Where a line holds the word "tailings", copy it from the records.
--- Given data Enclosed Below ---
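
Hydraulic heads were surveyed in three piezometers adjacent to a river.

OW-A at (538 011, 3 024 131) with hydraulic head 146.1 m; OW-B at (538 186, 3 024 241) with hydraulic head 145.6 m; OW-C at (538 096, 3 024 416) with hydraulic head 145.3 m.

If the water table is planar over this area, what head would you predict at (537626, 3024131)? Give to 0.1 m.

146.6 m

Taking OW-A as reference: OW-B−OW-A = (175, 110, -0.5); OW-C−OW-A = (85, 285, -0.8).
Determinant of the coordinate differences = 175·285 − 85·110 = 40525.
∂h/∂x = [(-0.5)·285 − (-0.8)·110] / 40525 = -0.001345
∂h/∂y = [175·(-0.8) − 85·(-0.5)] / 40525 = -0.002406
h(537626, 3024131) = 146.1 + (-0.001345)·(-385) + (-0.002406)·(0) = 146.1 +0.518 -0.000 = 146.618 m.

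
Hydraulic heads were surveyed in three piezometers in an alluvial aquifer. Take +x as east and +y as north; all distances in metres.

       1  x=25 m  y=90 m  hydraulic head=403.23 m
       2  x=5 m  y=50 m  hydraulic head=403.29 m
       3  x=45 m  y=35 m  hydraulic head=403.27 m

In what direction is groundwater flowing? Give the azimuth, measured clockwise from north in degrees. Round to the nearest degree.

Differences from 1: to 2 (Δx, Δy, Δh) = (-20, -40, +0.06); to 3 = (20, -55, +0.04).
Solve a·Δx + b·Δy = Δh: det = (-20)·(-55) − 20·(-40) = 1900.
∂h/∂x = [(+0.06)·(-55) − (+0.04)·(-40)] / 1900 = -0.0008947
∂h/∂y = [(-20)·(+0.04) − 20·(+0.06)] / 1900 = -0.001053
Flow direction (−∇h) has components (+0.0008947 E, +0.001053 N).
Azimuth = atan2(E, N) = atan2(+0.0008947, +0.001053) = 40.4° ≈ 040°.

040°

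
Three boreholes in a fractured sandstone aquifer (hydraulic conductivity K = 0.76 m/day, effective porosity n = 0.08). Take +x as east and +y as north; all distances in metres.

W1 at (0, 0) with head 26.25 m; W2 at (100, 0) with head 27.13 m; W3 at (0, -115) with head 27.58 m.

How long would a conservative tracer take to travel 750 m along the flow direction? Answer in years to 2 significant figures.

15 years

∂h/∂x = (27.13 − 26.25) / (100 − 0) = +0.008800
∂h/∂y = (27.58 − 26.25) / (-115 − 0) = -0.01157
|∇h| = √(0.008800² + -0.01157²) = 0.01454
Seepage velocity v = K·i/n = 0.76 × 0.01454 / 0.08 = 0.1381 m/day.
t = 750 / 0.1381 = 5431 days = 14.9 years.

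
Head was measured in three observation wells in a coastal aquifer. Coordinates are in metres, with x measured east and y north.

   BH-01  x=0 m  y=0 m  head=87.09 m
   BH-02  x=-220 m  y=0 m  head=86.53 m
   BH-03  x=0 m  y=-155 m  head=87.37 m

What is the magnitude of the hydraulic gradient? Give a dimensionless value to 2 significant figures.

0.0031

∂h/∂x = (86.53 − 87.09) / (-220 − 0) = +0.002545
∂h/∂y = (87.37 − 87.09) / (-155 − 0) = -0.001806
|∇h| = √(0.002545² + -0.001806²) = 0.003121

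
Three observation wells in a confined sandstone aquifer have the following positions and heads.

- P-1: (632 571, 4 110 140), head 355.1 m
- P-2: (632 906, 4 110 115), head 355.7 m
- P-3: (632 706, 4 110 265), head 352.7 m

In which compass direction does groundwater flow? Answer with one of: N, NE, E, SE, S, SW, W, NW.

N

With h = a·x + b·y + c and P-1 as origin, the differences give:
  335·a + (-25)·b = +0.6
  135·a + 125·b = -2.4
Eliminate b (×125 and ×(-25), subtract): 45250·a = 15.00 → a = ∂h/∂x = +0.0003315
Back-substitute: b = ∂h/∂y = -0.01956.
Flow = −∇h = (-0.0003315 east, +0.01956 north), which points north.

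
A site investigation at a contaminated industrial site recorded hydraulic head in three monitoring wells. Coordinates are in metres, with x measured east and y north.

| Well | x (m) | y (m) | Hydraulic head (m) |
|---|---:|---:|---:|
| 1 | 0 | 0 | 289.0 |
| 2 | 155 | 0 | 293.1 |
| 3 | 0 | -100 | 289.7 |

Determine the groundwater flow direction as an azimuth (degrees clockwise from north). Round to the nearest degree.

∂h/∂x = (293.1 − 289.0) / (155 − 0) = +0.02645
∂h/∂y = (289.7 − 289.0) / (-100 − 0) = -0.007000
Flow direction (−∇h) has components (-0.02645 E, +0.007000 N).
Azimuth = atan2(E, N) = atan2(-0.02645, +0.007000) = 284.8° ≈ 285°.

285°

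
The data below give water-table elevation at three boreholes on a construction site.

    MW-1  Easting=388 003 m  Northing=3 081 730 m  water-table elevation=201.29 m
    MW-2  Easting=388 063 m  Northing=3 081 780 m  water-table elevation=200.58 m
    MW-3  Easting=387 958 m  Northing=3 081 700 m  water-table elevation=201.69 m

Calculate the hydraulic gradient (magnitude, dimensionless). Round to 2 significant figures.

0.018

Taking MW-1 as reference: MW-2−MW-1 = (60, 50, -0.71); MW-3−MW-1 = (-45, -30, +0.40).
Solve a·Δx + b·Δy = Δh: det = 60·(-30) − (-45)·50 = 450.
∂h/∂x = [(-0.71)·(-30) − (+0.40)·50] / 450 = +0.002889
∂h/∂y = [60·(+0.40) − (-45)·(-0.71)] / 450 = -0.01767
|∇h| = √(0.002889² + -0.01767²) = 0.0179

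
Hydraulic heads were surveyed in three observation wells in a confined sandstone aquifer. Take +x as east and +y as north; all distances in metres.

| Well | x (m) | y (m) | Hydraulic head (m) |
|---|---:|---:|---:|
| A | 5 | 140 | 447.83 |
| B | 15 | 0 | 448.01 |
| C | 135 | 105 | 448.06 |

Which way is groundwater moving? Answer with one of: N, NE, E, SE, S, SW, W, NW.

NW

Taking A as reference: B−A = (10, -140, +0.18); C−A = (130, -35, +0.23).
Solve a·Δx + b·Δy = Δh: det = 10·(-35) − 130·(-140) = 17850.
∂h/∂x = [(+0.18)·(-35) − (+0.23)·(-140)] / 17850 = +0.001451
∂h/∂y = [10·(+0.23) − 130·(+0.18)] / 17850 = -0.001182
Flow = −∇h = (-0.001451 east, +0.001182 north), which points northwest.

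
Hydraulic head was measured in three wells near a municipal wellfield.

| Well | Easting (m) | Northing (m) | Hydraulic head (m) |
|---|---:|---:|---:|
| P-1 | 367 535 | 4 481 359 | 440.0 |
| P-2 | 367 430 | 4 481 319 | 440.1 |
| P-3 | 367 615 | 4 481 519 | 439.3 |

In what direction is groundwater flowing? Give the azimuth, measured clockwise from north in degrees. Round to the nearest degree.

Three-point gradient (reference P-1): Δ to P-2 = (-105, -40, +0.1), Δ to P-3 = (80, 160, -0.7).
∂h/∂x = +0.0008824, ∂h/∂y = -0.004816 (det = -13600).
Flow direction (−∇h) has components (-0.0008824 E, +0.004816 N).
Azimuth = atan2(E, N) = atan2(-0.0008824, +0.004816) = 349.6° ≈ 350°.

350°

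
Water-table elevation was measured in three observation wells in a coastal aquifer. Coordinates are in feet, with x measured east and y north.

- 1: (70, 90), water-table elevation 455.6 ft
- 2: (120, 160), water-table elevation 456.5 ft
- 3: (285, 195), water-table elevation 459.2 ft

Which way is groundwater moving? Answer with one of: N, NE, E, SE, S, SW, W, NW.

Taking 1 as reference: 2−1 = (50, 70, +0.9); 3−1 = (215, 105, +3.6).
Solve a·Δx + b·Δy = Δh: det = 50·105 − 215·70 = -9800.
∂h/∂x = [(+0.9)·105 − (+3.6)·70] / -9800 = +0.01607
∂h/∂y = [50·(+3.6) − 215·(+0.9)] / -9800 = +0.001378
Flow = −∇h = (-0.01607 east, -0.001378 north), which points west.

W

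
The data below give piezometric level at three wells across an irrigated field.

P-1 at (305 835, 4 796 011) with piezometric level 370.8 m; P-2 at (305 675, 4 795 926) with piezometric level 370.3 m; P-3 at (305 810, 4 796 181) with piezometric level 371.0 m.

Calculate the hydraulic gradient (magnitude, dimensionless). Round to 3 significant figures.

0.00277

Differences from P-1: to P-2 (Δx, Δy, Δh) = (-160, -85, -0.5); to P-3 = (-25, 170, +0.2).
Determinant of the coordinate differences = (-160)·170 − (-25)·(-85) = -29325.
∂h/∂x = [(-0.5)·170 − (+0.2)·(-85)] / -29325 = +0.002319
∂h/∂y = [(-160)·(+0.2) − (-25)·(-0.5)] / -29325 = +0.001517
|∇h| = √(0.002319² + 0.001517²) = 0.002771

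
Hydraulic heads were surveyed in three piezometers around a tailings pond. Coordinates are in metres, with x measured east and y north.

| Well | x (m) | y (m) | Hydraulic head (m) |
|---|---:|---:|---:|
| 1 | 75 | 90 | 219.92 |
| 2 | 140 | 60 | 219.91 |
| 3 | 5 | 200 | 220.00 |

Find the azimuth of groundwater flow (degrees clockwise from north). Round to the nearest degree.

196°

Three-point gradient (reference 1): Δ to 2 = (65, -30, -0.01), Δ to 3 = (-70, 110, +0.08).
∂h/∂x = +0.0002574, ∂h/∂y = +0.0008911 (det = 5050).
Flow direction (−∇h) has components (-0.0002574 E, -0.0008911 N).
Azimuth = atan2(E, N) = atan2(-0.0002574, -0.0008911) = 196.1° ≈ 196°.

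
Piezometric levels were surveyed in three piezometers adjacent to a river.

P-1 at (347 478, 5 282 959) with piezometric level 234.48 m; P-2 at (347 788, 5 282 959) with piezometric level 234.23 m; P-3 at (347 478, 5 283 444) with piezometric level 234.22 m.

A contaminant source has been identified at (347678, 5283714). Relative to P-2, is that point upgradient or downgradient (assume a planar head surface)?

∂h/∂x = (234.23 − 234.48) / (347788 − 347478) = -0.0008065
∂h/∂y = (234.22 − 234.48) / (5283444 − 5282959) = -0.0005361
Head at (347678, 5283714) = 234.48 + (-0.0008065)·(200) + (-0.0005361)·(755) = 233.91 m.
That is lower than the 234.23 m at P-2, so the point is downgradient.

downgradient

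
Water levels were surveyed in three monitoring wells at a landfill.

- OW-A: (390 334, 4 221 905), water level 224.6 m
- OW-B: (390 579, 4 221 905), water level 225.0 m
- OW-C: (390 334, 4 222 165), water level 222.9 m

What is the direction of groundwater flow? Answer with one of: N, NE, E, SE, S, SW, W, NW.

∂h/∂x = (225.0 − 224.6) / (390579 − 390334) = +0.001633
∂h/∂y = (222.9 − 224.6) / (4222165 − 4221905) = -0.006538
Flow = −∇h = (-0.001633 east, +0.006538 north), which points north.

N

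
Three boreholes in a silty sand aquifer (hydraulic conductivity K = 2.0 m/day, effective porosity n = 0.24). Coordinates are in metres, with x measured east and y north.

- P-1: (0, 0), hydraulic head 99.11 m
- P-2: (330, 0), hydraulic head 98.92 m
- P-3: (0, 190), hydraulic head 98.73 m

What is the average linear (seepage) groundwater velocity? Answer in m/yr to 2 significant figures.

6.3 m/yr

∂h/∂x = (98.92 − 99.11) / (330 − 0) = -0.0005758
∂h/∂y = (98.73 − 99.11) / (190 − 0) = -0.002000
|∇h| = √(-0.0005758² + -0.002000²) = 0.002081
Seepage velocity v = K·i/n = 2.0 × 0.002081 / 0.24 = 0.01734 m/day = 6.333 m/yr.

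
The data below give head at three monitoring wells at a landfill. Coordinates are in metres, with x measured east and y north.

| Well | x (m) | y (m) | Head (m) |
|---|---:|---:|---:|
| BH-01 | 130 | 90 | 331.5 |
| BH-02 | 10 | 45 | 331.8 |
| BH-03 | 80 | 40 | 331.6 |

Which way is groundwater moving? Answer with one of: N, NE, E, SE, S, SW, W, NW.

E

Three-point gradient (reference BH-01): Δ to BH-02 = (-120, -45, +0.3), Δ to BH-03 = (-50, -50, +0.1).
∂h/∂x = -0.002800, ∂h/∂y = +0.0008000 (det = 3750).
Flow = −∇h = (+0.002800 east, -0.0008000 north), which points east.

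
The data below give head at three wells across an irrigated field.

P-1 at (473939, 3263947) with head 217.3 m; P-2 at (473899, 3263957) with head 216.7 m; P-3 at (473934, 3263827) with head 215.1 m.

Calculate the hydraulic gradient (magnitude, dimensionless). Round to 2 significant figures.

With h = a·x + b·y + c and P-1 as origin, the differences give:
  (-40)·a + 10·b = -0.6
  (-5)·a + (-120)·b = -2.2
Eliminate b (×(-120) and ×10, subtract): 4850·a = 94.00 → a = ∂h/∂x = +0.01938
Back-substitute: b = ∂h/∂y = +0.01753.
|∇h| = √(0.01938² + 0.01753²) = 0.02613

0.026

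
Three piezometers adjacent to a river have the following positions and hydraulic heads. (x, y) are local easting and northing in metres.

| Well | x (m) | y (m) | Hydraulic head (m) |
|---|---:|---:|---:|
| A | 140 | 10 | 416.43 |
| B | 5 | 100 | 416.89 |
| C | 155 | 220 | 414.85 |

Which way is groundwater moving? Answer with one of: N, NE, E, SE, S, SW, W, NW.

NE

Taking A as reference: B−A = (-135, 90, +0.46); C−A = (15, 210, -1.58).
Solve a·Δx + b·Δy = Δh: det = (-135)·210 − 15·90 = -29700.
∂h/∂x = [(+0.46)·210 − (-1.58)·90] / -29700 = -0.008040
∂h/∂y = [(-135)·(-1.58) − 15·(+0.46)] / -29700 = -0.006949
Flow = −∇h = (+0.008040 east, +0.006949 north), which points northeast.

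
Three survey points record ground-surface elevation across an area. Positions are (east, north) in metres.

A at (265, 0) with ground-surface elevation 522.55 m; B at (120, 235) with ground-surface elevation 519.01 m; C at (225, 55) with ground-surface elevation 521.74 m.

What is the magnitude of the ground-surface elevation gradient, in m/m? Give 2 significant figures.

With z = a·x + b·y + c and A as origin, the differences give:
  (-145)·a + 235·b = -3.54
  (-40)·a + 55·b = -0.81
Eliminate b (×55 and ×235, subtract): 1425·a = -4.350 → a = ∂z/∂x = -0.003053
Back-substitute: b = ∂z/∂y = -0.01695.
|∇f| = √(-0.003053² + -0.01695²) = 0.01722 m/m

0.017 m/m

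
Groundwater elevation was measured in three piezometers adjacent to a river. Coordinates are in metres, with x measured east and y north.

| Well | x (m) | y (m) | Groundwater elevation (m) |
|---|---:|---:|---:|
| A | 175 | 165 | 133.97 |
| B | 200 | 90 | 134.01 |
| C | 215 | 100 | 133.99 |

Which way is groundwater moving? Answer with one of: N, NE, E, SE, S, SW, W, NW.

NE

Differences from A: to B (Δx, Δy, Δh) = (25, -75, +0.04); to C = (40, -65, +0.02).
Determinant of the coordinate differences = 25·(-65) − 40·(-75) = 1375.
∂h/∂x = [(+0.04)·(-65) − (+0.02)·(-75)] / 1375 = -0.0008000
∂h/∂y = [25·(+0.02) − 40·(+0.04)] / 1375 = -0.0008000
Flow = −∇h = (+0.0008000 east, +0.0008000 north), which points northeast.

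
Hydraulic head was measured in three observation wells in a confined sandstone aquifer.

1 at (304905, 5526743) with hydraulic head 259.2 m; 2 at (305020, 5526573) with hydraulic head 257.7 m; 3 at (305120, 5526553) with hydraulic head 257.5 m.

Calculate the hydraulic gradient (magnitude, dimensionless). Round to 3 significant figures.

Three-point gradient (reference 1): Δ to 2 = (115, -170, -1.5), Δ to 3 = (215, -190, -1.7).
∂h/∂x = -0.0002721, ∂h/∂y = +0.008639 (det = 14700).
|∇h| = √(-0.0002721² + 0.008639²) = 0.008643

0.00864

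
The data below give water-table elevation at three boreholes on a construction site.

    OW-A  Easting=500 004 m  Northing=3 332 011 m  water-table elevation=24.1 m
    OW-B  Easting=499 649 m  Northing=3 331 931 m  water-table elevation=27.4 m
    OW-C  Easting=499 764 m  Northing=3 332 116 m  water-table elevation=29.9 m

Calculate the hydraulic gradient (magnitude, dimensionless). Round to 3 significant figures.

0.0266

Differences from OW-A: to OW-B (Δx, Δy, Δh) = (-355, -80, +3.3); to OW-C = (-240, 105, +5.8).
Determinant of the coordinate differences = (-355)·105 − (-240)·(-80) = -56475.
∂h/∂x = [(+3.3)·105 − (+5.8)·(-80)] / -56475 = -0.01435
∂h/∂y = [(-355)·(+5.8) − (-240)·(+3.3)] / -56475 = +0.02243
|∇h| = √(-0.01435² + 0.02243²) = 0.02663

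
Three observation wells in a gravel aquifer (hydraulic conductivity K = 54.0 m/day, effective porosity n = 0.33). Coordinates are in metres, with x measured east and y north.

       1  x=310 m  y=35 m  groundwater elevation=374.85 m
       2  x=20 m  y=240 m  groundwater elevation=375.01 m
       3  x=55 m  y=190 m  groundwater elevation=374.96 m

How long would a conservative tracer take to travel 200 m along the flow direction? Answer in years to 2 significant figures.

With h = a·x + b·y + c and 1 as origin, the differences give:
  (-290)·a + 205·b = +0.16
  (-255)·a + 155·b = +0.11
Eliminate b (×155 and ×205, subtract): 7325·a = 2.250 → a = ∂h/∂x = +0.0003072
Back-substitute: b = ∂h/∂y = +0.001215.
|∇h| = √(0.0003072² + 0.001215²) = 0.001253
Seepage velocity v = K·i/n = 54.0 × 0.001253 / 0.33 = 0.205 m/day.
t = 200 / 0.205 = 975.6 days = 2.67 years.

2.7 years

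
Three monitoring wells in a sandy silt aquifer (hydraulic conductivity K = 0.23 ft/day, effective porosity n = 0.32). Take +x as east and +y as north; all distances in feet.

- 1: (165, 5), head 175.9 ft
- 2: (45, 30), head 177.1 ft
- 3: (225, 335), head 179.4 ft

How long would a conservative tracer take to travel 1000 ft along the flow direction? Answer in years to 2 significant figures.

Taking 1 as reference: 2−1 = (-120, 25, +1.2); 3−1 = (60, 330, +3.5).
Solve a·Δx + b·Δy = Δh: det = (-120)·330 − 60·25 = -41100.
∂h/∂x = [(+1.2)·330 − (+3.5)·25] / -41100 = -0.007506
∂h/∂y = [(-120)·(+3.5) − 60·(+1.2)] / -41100 = +0.01197
|∇h| = √(-0.007506² + 0.01197²) = 0.01413
Seepage velocity v = K·i/n = 0.23 × 0.01413 / 0.32 = 0.01016 ft/day.
t = 1000 / 0.01016 = 9.843e+04 days = 269 years.

270 years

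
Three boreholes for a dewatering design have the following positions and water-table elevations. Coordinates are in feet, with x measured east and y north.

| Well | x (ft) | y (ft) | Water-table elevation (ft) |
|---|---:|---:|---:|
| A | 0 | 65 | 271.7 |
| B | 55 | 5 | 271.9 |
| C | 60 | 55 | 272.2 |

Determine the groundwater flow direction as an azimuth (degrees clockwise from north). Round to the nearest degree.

Differences from A: to B (Δx, Δy, Δh) = (55, -60, +0.2); to C = (60, -10, +0.5).
Solve a·Δx + b·Δy = Δh: det = 55·(-10) − 60·(-60) = 3050.
∂h/∂x = [(+0.2)·(-10) − (+0.5)·(-60)] / 3050 = +0.009180
∂h/∂y = [55·(+0.5) − 60·(+0.2)] / 3050 = +0.005082
Flow direction (−∇h) has components (-0.009180 E, -0.005082 N).
Azimuth = atan2(E, N) = atan2(-0.009180, -0.005082) = 241.0° ≈ 241°.

241°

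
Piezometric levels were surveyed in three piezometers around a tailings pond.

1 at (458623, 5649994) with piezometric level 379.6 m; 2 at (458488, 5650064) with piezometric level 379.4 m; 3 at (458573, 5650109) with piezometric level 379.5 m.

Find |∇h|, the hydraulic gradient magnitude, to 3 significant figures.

Three-point gradient (reference 1): Δ to 2 = (-135, 70, -0.2), Δ to 3 = (-50, 115, -0.1).
∂h/∂x = +0.001331, ∂h/∂y = -0.0002911 (det = -12025).
|∇h| = √(0.001331² + -0.0002911²) = 0.001362

0.00136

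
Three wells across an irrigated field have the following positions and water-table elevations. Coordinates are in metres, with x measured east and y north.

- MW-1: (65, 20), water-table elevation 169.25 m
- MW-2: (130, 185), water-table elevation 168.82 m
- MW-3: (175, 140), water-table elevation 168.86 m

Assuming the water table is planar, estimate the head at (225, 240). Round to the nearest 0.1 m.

168.6 m

Taking MW-1 as reference: MW-2−MW-1 = (65, 165, -0.43); MW-3−MW-1 = (110, 120, -0.39).
Solve a·Δx + b·Δy = Δh: det = 65·120 − 110·165 = -10350.
∂h/∂x = [(-0.43)·120 − (-0.39)·165] / -10350 = -0.001232
∂h/∂y = [65·(-0.39) − 110·(-0.43)] / -10350 = -0.002121
h(225, 240) = 169.25 + (-0.001232)·(160) + (-0.002121)·(220) = 169.25 -0.197 -0.467 = 168.586 m.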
--- End of Enclosed Given data ---
• **Result**:
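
Hydraulic heads were surveyed in three piezometers around a tailings pond. Coordinates are in metres, with x measured east and y north.
Piezometric levels were surveyed in three piezometers around a tailings pond.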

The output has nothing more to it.